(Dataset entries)
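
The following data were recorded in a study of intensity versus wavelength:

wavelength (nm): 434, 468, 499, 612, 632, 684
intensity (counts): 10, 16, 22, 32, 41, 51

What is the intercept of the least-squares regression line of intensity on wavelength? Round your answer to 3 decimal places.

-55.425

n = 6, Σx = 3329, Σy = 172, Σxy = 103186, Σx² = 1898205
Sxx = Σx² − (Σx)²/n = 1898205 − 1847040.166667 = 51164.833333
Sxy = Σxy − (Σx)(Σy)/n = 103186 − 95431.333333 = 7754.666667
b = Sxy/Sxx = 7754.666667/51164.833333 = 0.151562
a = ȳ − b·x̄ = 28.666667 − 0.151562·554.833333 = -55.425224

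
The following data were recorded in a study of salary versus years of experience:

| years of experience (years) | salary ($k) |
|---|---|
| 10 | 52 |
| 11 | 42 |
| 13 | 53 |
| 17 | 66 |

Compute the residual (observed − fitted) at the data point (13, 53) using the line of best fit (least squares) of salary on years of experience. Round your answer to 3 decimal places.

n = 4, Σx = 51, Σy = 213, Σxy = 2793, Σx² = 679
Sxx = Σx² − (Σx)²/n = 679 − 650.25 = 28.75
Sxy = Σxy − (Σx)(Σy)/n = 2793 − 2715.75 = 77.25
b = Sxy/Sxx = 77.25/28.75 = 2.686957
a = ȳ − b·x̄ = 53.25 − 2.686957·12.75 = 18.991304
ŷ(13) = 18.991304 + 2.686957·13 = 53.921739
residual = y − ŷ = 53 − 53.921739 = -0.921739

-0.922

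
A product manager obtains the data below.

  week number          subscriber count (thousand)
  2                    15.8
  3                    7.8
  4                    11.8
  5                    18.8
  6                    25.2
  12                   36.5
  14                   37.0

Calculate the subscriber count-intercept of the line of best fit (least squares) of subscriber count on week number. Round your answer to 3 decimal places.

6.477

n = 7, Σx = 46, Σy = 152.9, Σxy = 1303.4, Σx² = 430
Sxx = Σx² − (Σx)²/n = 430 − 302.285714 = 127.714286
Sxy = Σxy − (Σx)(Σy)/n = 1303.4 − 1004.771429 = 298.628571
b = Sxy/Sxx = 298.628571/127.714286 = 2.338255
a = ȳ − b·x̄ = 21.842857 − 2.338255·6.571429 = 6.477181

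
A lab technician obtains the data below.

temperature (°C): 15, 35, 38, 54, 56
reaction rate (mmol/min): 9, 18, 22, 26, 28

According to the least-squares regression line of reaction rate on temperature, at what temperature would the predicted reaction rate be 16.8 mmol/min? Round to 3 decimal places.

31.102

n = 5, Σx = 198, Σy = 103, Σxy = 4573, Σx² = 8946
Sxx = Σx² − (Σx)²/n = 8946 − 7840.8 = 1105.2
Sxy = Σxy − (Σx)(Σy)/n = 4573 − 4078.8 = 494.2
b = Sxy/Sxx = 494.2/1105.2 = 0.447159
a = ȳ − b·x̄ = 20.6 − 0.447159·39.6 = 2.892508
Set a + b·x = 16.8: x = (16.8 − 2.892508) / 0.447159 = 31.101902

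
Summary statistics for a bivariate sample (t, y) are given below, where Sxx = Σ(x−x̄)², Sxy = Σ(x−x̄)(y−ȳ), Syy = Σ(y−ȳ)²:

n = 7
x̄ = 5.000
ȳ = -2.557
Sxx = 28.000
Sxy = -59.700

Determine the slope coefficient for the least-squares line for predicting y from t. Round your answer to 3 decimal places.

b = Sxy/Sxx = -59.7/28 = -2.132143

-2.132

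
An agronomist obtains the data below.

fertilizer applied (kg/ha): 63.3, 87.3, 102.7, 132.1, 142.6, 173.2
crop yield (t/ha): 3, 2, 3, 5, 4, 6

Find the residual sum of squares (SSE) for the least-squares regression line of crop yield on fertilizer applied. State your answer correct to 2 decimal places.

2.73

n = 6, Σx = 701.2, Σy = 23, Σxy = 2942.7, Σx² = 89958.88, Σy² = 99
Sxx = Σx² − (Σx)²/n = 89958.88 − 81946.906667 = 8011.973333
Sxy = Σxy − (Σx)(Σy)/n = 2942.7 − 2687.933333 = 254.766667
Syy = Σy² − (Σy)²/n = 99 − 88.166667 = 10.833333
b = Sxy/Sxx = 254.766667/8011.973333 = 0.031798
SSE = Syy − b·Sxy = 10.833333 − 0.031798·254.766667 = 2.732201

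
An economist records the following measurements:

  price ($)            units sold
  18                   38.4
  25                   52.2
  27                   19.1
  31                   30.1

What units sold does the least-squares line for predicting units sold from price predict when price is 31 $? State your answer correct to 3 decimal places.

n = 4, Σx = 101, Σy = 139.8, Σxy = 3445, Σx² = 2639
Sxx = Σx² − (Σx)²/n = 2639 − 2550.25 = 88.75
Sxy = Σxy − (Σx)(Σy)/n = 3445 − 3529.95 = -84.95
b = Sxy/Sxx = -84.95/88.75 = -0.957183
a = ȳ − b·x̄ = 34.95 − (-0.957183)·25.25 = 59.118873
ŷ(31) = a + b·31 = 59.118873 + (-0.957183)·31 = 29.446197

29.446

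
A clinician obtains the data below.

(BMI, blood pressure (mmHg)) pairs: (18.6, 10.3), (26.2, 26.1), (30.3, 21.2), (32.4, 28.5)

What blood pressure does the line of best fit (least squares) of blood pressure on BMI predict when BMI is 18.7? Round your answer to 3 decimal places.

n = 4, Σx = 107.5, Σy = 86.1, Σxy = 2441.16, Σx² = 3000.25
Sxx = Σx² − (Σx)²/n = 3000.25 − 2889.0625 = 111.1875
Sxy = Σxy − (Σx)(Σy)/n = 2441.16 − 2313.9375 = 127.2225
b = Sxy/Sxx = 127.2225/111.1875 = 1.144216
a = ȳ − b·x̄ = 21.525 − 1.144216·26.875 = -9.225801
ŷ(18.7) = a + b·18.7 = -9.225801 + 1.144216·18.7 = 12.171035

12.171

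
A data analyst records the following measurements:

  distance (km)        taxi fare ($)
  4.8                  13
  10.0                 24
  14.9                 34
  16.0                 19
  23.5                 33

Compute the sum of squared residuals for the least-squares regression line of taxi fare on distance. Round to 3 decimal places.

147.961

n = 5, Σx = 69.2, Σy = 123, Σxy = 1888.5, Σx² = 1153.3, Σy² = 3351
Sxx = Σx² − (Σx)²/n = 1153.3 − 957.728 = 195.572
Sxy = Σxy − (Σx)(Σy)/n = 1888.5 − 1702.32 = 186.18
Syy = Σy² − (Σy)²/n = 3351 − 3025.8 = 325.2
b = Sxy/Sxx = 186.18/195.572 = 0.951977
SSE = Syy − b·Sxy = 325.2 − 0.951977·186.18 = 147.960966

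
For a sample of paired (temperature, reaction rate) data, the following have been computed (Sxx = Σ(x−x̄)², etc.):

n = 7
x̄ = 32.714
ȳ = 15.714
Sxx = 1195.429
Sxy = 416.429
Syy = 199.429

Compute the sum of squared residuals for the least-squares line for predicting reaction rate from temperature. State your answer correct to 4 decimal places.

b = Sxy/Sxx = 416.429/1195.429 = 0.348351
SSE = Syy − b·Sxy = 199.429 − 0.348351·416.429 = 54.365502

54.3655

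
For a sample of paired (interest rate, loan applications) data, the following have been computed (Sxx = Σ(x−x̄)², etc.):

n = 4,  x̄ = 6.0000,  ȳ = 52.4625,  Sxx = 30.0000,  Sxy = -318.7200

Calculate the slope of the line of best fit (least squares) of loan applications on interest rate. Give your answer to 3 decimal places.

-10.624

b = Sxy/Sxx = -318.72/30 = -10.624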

### PROBLEM REQUIREMENTS
Search the data above for the string "following" and report each line that holds it.

### SOLUTION TO THE EXERCISE
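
The following data were recorded in a study of intensity versus wavelength:
The following data were recorded in a study of salary versus years of experience:
An economist records the following measurements:
A data analyst records the following measurements:
For a sample of paired (temperature, reaction rate) data, the following have been computed (Sxx = Σ(x−x̄)², etc.):
For a sample of paired (interest rate, loan applications) data, the following have been computed (Sxx = Σ(x−x̄)², etc.):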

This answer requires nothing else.